#### EXERCISE DETAILS:
The answer must be every line from the entries below that contains "unknowns".
── SOURCE DATA
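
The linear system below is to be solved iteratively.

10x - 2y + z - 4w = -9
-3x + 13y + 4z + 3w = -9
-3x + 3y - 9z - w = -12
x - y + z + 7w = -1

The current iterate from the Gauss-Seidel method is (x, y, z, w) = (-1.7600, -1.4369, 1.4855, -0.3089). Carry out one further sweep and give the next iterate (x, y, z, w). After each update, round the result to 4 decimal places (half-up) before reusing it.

(-1.4595, -1.4149, 1.3825, -0.3340)

One sweep:
  x = (-9 - (-2)·-1.4369 - (1)·1.4855 - (-4)·-0.3089) / (10) = -1.4595
  y = (-9 - (-3)·-1.4595 - (4)·1.4855 - (3)·-0.3089) / (13) = -1.4149
  z = (-12 - (-3)·-1.4595 - (3)·-1.4149 - (-1)·-0.3089) / (-9) = 1.3825
  w = (-1 - (1)·-1.4595 - (-1)·-1.4149 - (1)·1.3825) / (7) = -0.3340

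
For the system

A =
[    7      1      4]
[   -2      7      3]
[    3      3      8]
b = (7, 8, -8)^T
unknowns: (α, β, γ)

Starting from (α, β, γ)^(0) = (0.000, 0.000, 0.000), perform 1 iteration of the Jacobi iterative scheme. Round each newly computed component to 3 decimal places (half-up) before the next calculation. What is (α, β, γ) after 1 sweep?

(1.000, 1.143, -1.000)

Iteration 1:
  α = (7 - (1)·0.000 - (4)·0.000) / (7) = 1.000
  β = (8 - (-2)·0.000 - (3)·0.000) / (7) = 1.143
  γ = (-8 - (3)·0.000 - (3)·0.000) / (8) = -1.000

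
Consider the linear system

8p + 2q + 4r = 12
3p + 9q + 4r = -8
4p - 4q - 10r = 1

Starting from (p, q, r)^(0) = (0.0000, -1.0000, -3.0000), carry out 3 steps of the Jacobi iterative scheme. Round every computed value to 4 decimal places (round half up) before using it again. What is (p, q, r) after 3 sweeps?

Iteration 1:
  p = (12 - (2)·-1.0000 - (4)·-3.0000) / (8) = 3.2500
  q = (-8 - (3)·0.0000 - (4)·-3.0000) / (9) = 0.4444
  r = (1 - (4)·0.0000 - (-4)·-1.0000) / (-10) = 0.3000
Iteration 2:
  p = (12 - (2)·0.4444 - (4)·0.3000) / (8) = 1.2389
  q = (-8 - (3)·3.2500 - (4)·0.3000) / (9) = -2.1056
  r = (1 - (4)·3.2500 - (-4)·0.4444) / (-10) = 1.0222
Iteration 3:
  p = (12 - (2)·-2.1056 - (4)·1.0222) / (8) = 1.5153
  q = (-8 - (3)·1.2389 - (4)·1.0222) / (9) = -1.7562
  r = (1 - (4)·1.2389 - (-4)·-2.1056) / (-10) = 1.2378

(1.5153, -1.7562, 1.2378)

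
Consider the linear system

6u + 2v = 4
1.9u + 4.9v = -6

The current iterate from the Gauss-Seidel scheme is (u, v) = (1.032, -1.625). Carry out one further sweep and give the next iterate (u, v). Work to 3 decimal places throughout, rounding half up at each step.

(1.208, -1.693)

One sweep:
  u = (4 - (2)·-1.625) / (6) = 1.208
  v = (-6 - (1.9)·1.208) / (4.9) = -1.693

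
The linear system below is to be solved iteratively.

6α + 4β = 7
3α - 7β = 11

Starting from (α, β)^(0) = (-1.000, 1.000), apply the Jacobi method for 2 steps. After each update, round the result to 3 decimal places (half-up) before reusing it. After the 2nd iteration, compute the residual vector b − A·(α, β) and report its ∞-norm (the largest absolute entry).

5.999

Iteration 1:
  α = (7 - (4)·1.000) / (6) = 0.500
  β = (11 - (3)·-1.000) / (-7) = -2.000
Iteration 2:
  α = (7 - (4)·-2.000) / (6) = 2.500
  β = (11 - (3)·0.500) / (-7) = -1.357
Residual b − A·x = (-2.572, -5.999); ∞-norm = 5.999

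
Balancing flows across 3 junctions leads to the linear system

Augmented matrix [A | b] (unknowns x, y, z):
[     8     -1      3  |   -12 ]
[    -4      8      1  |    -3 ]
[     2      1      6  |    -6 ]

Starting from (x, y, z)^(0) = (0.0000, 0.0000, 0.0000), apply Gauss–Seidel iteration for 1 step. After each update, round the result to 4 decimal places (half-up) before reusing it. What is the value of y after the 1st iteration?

-1.1250

Iteration 1:
  x = (-12 - (-1)·0.0000 - (3)·0.0000) / (8) = -1.5000
  y = (-3 - (-4)·-1.5000 - (1)·0.0000) / (8) = -1.1250
  z = (-6 - (2)·-1.5000 - (1)·-1.1250) / (6) = -0.3125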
────
#### EXERCISE RESPONSE:
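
unknowns: (α, β, γ)
Augmented matrix [A | b] (unknowns x, y, z):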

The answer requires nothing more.